• Problem statement
What is needed is an exact repeat of the lines from the line containing "Find the critical discount factor δ*" through the final line of the entries below, and nothing else.

Dataset entries:
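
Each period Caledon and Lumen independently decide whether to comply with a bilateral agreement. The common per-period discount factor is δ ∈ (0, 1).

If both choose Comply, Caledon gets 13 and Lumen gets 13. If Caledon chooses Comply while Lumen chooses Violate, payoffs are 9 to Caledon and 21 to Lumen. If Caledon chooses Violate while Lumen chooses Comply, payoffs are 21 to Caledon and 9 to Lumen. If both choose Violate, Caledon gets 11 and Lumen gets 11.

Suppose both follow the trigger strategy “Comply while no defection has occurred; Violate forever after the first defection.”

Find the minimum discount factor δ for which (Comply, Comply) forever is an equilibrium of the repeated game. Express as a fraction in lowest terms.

One-period gain from deviating is 21 − 13 = 8. The loss is 13 − 11 = 2 in every subsequent period, with present value 2·δ/(1−δ).
Deviation is unprofitable when 2·δ/(1−δ) ≥ 8, i.e. δ/(1−δ) ≥ 4.
Equivalently δ ≥ 8/(8+2) = 4/5.

4/5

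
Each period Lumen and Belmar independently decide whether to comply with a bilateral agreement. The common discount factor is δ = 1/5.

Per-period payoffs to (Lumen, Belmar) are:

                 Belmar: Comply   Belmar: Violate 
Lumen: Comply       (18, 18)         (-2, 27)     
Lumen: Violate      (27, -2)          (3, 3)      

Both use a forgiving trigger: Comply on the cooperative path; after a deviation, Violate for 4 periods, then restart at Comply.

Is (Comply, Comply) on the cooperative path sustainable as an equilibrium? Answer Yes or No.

No

Comparing payoff streams over the 5 periods until play realigns: cooperate → 18(1+δ+…+δ^4); deviate → 27 + 3(δ+…+δ^4).
Cooperation is sustained iff (18−3)(δ+…+δ^4) ≥ 27−18.
δ+…+δ^4 = 1/5·(1−(1/5)^4)/(1−1/5) = 0.2496, and (27−18)/(18−3) = 0.6000.
0.2496 < 0.6000, so cooperation is not sustainable.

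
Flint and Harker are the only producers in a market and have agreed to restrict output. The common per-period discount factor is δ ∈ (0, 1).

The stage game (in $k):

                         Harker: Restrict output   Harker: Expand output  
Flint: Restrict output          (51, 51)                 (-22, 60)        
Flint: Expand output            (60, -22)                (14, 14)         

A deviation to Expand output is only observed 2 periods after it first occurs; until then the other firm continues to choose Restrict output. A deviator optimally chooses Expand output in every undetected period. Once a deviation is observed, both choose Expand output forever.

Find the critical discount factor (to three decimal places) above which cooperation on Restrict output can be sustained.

A deviator earns 60 for 2 periods, then 14 forever; cooperating earns 51 forever. Multiplying the IC by (1−δ):
51 ≥ 60(1−δ^2) + 14δ^2, so 46·δ^2 ≥ 9 and δ^2 ≥ 9/46.
δ ≥ (9/46)^(1/2) ≈ 0.442.

0.442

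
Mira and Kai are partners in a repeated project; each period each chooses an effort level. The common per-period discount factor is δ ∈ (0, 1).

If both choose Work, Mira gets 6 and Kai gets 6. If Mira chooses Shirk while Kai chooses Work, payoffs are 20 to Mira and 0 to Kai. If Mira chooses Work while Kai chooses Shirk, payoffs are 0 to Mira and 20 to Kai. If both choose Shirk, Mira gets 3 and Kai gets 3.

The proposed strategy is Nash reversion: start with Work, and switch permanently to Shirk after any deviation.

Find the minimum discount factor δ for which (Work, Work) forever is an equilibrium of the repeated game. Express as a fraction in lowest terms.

One-period gain from deviating is 20 − 6 = 14. The loss is 6 − 3 = 3 in every subsequent period, with present value 3·δ/(1−δ).
Deviation is unprofitable when 3·δ/(1−δ) ≥ 14, i.e. δ/(1−δ) ≥ 14/3.
Equivalently δ ≥ 14/(14+3) = 14/17.

14/17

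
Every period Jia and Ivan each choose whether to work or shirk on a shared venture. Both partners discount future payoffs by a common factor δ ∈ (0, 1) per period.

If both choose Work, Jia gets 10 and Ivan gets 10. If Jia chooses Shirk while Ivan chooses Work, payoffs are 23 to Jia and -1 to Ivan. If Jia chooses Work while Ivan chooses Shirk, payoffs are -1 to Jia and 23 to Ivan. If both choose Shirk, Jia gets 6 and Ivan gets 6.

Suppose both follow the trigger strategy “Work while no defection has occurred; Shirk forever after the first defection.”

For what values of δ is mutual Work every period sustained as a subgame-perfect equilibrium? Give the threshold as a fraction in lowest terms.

10/(1−δ) ≥ 23 + 6δ/(1−δ)
10 ≥ 23 − 17δ
δ ≥ 13/17.

13/17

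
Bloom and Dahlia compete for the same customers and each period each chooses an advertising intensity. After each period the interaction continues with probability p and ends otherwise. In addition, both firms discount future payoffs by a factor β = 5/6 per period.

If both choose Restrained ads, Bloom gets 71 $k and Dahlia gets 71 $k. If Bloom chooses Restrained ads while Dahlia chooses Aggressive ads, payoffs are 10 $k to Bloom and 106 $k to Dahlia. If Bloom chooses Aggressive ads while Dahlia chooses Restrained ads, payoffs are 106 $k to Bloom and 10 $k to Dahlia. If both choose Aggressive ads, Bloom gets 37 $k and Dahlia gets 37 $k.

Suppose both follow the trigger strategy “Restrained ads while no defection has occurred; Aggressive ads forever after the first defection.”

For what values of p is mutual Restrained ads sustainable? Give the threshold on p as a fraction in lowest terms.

Expected continuation weight on next period's payoff is β·p = 5/6·p, which plays the role of the discount factor.
Cooperation requires 5/6·p ≥ (106−71)/(106−37) = 35/69, hence p ≥ 14/23.

14/23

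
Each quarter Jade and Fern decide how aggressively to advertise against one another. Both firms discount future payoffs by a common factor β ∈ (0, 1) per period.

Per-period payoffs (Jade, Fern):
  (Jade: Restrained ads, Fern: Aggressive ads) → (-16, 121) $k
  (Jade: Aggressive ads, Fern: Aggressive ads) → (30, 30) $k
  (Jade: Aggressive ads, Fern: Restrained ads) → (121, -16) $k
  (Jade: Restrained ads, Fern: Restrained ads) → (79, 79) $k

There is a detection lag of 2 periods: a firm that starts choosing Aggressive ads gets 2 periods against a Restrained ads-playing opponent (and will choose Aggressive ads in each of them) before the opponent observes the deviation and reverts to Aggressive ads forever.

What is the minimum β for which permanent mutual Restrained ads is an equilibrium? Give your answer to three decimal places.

0.679

Deviating for the 2 undetected periods gains 121−79 = 42 per period over cooperation, then loses 79−30 = 49 per period forever once punishment starts.
Gain: 42(1 + β + … + β^1); loss: 49·β^2/(1−β).
No profitable deviation ⇔ 42(1−β^2) ≤ 49·β^2, i.e. β^2 ≥ 42/(42+49) = 6/13.
Hence β ≥ (6/13)^(1/2) ≈ 0.679.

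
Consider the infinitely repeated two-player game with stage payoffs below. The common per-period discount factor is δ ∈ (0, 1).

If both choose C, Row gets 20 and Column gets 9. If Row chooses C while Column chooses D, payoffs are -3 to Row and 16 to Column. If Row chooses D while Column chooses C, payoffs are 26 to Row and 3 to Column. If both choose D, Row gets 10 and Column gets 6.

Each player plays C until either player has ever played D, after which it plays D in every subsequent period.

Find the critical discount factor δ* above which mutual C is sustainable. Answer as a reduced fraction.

7/10

Row: cooperation gives 20 each period; deviation gives 26 once then 10 forever.
  20/(1−δ) ≥ 26 + 10δ/(1−δ) ⇒ δ ≥ 6/16 = 3/8.
Column: cooperation gives 9 each period; deviation gives 16 once then 6 forever.
  δ ≥ 7/10.
Both must hold, so the binding constraint is Column's: δ ≥ 7/10.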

• Problem solution
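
Find the critical discount factor δ* above which mutual C is sustainable. Answer as a reduced fraction.

7/10

Row: cooperation gives 20 each period; deviation gives 26 once then 10 forever.
  20/(1−δ) ≥ 26 + 10δ/(1−δ) ⇒ δ ≥ 6/16 = 3/8.
Column: cooperation gives 9 each period; deviation gives 16 once then 6 forever.
  δ ≥ 7/10.
Both must hold, so the binding constraint is Column's: δ ≥ 7/10.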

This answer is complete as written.